◆ PROVIDED MATERIAL:
::::
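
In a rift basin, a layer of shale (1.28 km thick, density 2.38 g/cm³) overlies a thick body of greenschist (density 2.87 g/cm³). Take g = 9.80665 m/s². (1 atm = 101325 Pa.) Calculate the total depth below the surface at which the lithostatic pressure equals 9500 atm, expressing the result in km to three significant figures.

34.4 km

Pressure at base of upper layers: 2380×9.80665×1280 = 2.987×10^7 Pa = 294.8 atm
Remaining pressure to be supplied by greenschist: 9.626×10^8 − 2.987×10^7 = 9.327×10^8 Pa
Additional depth in greenschist = 9.327×10^8 Pa / (2870 kg/m³ × 9.80665 m/s²) = 33139 m
Total depth = 1280 m + 33139 m = 34419 m
= 34.419 km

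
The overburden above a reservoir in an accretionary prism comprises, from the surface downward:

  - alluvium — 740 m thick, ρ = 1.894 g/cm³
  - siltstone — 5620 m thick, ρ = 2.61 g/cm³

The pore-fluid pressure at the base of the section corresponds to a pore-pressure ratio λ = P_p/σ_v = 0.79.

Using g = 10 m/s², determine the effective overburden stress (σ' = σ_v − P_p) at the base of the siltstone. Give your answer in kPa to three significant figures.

Overburden (lithostatic) stress σ_v:
alluvium: 1894 kg/m³ × 10 m/s² × 740 m = 1.402×10^7 Pa = 14.02 MPa
siltstone: 2610 kg/m³ × 10 m/s² × 5620 m = 1.467×10^8 Pa = 146.7 MPa
Total = 14.02 + 146.7 = 160.70 MPa
Pore pressure P_p = λ·σ_v = 0.79 × 160.7 MPa = 127.0 MPa
Effective stress σ' = σ_v − P_p = 160.7 − 127.0 = 33.746 MPa = 33746 kPa

33700 kPa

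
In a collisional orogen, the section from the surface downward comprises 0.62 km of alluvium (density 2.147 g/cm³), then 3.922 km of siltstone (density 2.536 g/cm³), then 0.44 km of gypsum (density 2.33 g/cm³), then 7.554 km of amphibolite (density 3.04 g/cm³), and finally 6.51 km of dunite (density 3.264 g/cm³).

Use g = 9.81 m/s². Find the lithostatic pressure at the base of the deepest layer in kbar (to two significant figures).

alluvium: 2147 kg/m³ × 9.81 m/s² × 620 m = 1.306×10^7 Pa = 0.1306 kbar
siltstone: 2536 kg/m³ × 9.81 m/s² × 3922 m = 9.757×10^7 Pa = 0.9757 kbar
gypsum: 2330 kg/m³ × 9.81 m/s² × 440 m = 1.006×10^7 Pa = 0.1006 kbar
amphibolite: 3040 kg/m³ × 9.81 m/s² × 7554 m = 2.253×10^8 Pa = 2.253 kbar
dunite: 3264 kg/m³ × 9.81 m/s² × 6510 m = 2.084×10^8 Pa = 2.084 kbar
Total = 0.1306 + 0.9757 + 0.1006 + 2.253 + 2.084 = 5.5442 kbar

5.5 kbar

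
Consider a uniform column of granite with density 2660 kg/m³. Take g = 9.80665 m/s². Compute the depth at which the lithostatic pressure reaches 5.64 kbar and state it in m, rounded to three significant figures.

21600 m

h = P/(ρg) = 5.64 kbar / (2660 kg/m³ × 9.80665 m/s²) = 5.640×10^8 Pa / 26086 Pa/m = 21621 m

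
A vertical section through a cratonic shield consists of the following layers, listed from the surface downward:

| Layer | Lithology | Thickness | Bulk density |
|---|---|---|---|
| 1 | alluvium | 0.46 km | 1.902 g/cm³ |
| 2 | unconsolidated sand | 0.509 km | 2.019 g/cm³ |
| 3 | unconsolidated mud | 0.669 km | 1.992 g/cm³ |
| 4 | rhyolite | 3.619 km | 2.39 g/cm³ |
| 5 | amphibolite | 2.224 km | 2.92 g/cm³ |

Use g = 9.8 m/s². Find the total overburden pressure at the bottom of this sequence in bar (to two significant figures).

alluvium: 1902 kg/m³ × 9.8 m/s² × 460 m = 8.574×10^6 Pa = 85.74 bar
unconsolidated sand: 2019 kg/m³ × 9.8 m/s² × 509 m = 1.007×10^7 Pa = 100.7 bar
unconsolidated mud: 1992 kg/m³ × 9.8 m/s² × 669 m = 1.306×10^7 Pa = 130.6 bar
rhyolite: 2390 kg/m³ × 9.8 m/s² × 3619 m = 8.476×10^7 Pa = 847.6 bar
amphibolite: 2920 kg/m³ × 9.8 m/s² × 2224 m = 6.364×10^7 Pa = 636.4 bar
Total = 85.74 + 100.7 + 130.6 + 847.6 + 636.4 = 1801.1 bar

1800 bar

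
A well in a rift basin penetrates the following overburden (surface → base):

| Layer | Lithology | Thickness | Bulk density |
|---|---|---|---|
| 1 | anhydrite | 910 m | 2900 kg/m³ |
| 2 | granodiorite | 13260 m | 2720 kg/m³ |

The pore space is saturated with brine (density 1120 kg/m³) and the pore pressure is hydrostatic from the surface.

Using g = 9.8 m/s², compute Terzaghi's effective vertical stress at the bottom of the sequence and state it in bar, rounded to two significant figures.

2200 bar

Overburden (lithostatic) stress σ_v:
anhydrite: 2900 kg/m³ × 9.8 m/s² × 910 m = 2.586×10^7 Pa = 25.86 MPa
granodiorite: 2720 kg/m³ × 9.8 m/s² × 13260 m = 3.535×10^8 Pa = 353.5 MPa
Total = 25.86 + 353.5 = 379.32 MPa
Pore pressure P_p = 1120 kg/m³ × 9.8 m/s² × 14170 m = 1.555×10^8 Pa = 155.5 MPa
Effective stress σ' = σ_v − P_p = 379.3 − 155.5 = 223.79 MPa = 2237.9 bar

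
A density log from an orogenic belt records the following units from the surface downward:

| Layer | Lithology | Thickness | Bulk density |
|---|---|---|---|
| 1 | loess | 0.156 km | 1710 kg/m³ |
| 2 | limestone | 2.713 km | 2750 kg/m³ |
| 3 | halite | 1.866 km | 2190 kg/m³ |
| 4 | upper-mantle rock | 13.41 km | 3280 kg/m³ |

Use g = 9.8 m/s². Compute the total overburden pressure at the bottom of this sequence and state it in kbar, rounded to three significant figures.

5.47 kbar

loess: 1710 kg/m³ × 9.8 m/s² × 156 m = 2.614×10^6 Pa = 0.02614 kbar
limestone: 2750 kg/m³ × 9.8 m/s² × 2713 m = 7.312×10^7 Pa = 0.7312 kbar
halite: 2190 kg/m³ × 9.8 m/s² × 1866 m = 4.005×10^7 Pa = 0.4005 kbar
upper-mantle rock: 3280 kg/m³ × 9.8 m/s² × 13410 m = 4.311×10^8 Pa = 4.311 kbar
Total = 0.02614 + 0.7312 + 0.4005 + 4.311 = 5.4683 kbar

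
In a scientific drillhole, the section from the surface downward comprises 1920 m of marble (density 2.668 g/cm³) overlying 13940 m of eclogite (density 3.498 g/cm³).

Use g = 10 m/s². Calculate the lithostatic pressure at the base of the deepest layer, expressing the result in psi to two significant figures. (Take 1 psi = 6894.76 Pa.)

78000 psi

marble: 2668 kg/m³ × 10 m/s² × 1920 m = 5.123×10^7 Pa = 7430 psi
eclogite: 3498 kg/m³ × 10 m/s² × 13940 m = 4.876×10^8 Pa = 70723 psi
Total = 7430 + 70723 = 78153 psi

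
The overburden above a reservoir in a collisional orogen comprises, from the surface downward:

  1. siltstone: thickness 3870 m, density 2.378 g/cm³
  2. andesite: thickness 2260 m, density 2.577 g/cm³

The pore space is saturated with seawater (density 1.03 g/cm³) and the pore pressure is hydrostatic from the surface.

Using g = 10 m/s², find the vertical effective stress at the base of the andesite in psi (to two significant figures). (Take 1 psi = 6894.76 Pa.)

13000 psi

Overburden (lithostatic) stress σ_v:
siltstone: 2378 kg/m³ × 10 m/s² × 3870 m = 9.203×10^7 Pa = 92.03 MPa
andesite: 2577 kg/m³ × 10 m/s² × 2260 m = 5.824×10^7 Pa = 58.24 MPa
Total = 92.03 + 58.24 = 150.27 MPa
Pore pressure P_p = 1030 kg/m³ × 10 m/s² × 6130 m = 6.314×10^7 Pa = 63.14 MPa
Effective stress σ' = σ_v − P_p = 150.3 − 63.14 = 87.130 MPa = 12637 psi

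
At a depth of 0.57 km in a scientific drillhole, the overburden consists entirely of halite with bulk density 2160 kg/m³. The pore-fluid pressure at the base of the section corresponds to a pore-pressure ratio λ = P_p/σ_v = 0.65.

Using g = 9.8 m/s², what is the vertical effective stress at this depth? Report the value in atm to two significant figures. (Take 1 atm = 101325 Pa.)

Overburden (lithostatic) stress σ_v:
halite: 2160 kg/m³ × 9.8 m/s² × 570 m = 1.207×10^7 Pa = 12.07 MPa
Pore pressure P_p = λ·σ_v = 0.65 × 12.07 MPa = 7.843 MPa
Effective stress σ' = σ_v − P_p = 12.07 − 7.843 = 4.2230 MPa = 41.678 atm

42 atm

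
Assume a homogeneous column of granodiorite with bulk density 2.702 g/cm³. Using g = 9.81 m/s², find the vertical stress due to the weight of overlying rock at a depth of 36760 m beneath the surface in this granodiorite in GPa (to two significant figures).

granodiorite: 2702 kg/m³ × 9.81 m/s² × 36760 m = 9.744×10^8 Pa = 0.9744 GPa

0.97 GPa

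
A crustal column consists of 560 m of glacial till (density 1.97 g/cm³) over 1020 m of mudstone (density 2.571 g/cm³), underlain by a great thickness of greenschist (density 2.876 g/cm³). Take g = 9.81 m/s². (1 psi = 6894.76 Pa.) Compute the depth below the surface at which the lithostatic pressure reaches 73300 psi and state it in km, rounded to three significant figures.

18.2 km

Pressure at base of upper layers: 1970×9.81×560 + 2571×9.81×1020 = 3.655×10^7 Pa = 5301 psi
Remaining pressure to be supplied by greenschist: 5.054×10^8 − 3.655×10^7 = 4.688×10^8 Pa
Additional depth in greenschist = 4.688×10^8 Pa / (2876 kg/m³ × 9.81 m/s²) = 16617 m
Total depth = 1580 m + 16617 m = 18197 m
= 18.197 km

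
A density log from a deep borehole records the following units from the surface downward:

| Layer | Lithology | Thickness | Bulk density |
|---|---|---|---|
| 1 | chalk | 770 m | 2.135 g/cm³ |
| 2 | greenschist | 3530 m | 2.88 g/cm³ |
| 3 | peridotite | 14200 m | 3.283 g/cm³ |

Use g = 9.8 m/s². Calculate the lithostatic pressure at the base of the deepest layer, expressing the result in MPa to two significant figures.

chalk: 2135 kg/m³ × 9.8 m/s² × 770 m = 1.611×10^7 Pa = 16.11 MPa
greenschist: 2880 kg/m³ × 9.8 m/s² × 3530 m = 9.963×10^7 Pa = 99.63 MPa
peridotite: 3283 kg/m³ × 9.8 m/s² × 14200 m = 4.569×10^8 Pa = 456.9 MPa
Total = 16.11 + 99.63 + 456.9 = 572.60 MPa

570 MPa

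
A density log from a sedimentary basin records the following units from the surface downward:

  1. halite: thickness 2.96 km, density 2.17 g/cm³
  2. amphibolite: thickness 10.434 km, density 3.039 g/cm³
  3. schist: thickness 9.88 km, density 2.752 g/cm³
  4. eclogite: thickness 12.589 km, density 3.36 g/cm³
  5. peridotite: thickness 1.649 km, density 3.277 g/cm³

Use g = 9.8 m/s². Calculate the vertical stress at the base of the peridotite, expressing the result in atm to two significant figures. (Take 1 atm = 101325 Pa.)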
::::
◆ AIM OF THE TASK: For each line above that contains the word "hydrostatic", make a copy.

◆ ANSWER TO THE EXERCISE:
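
The pore space is saturated with brine (density 1120 kg/m³) and the pore pressure is hydrostatic from the surface.
The pore space is saturated with seawater (density 1.03 g/cm³) and the pore pressure is hydrostatic from the surface.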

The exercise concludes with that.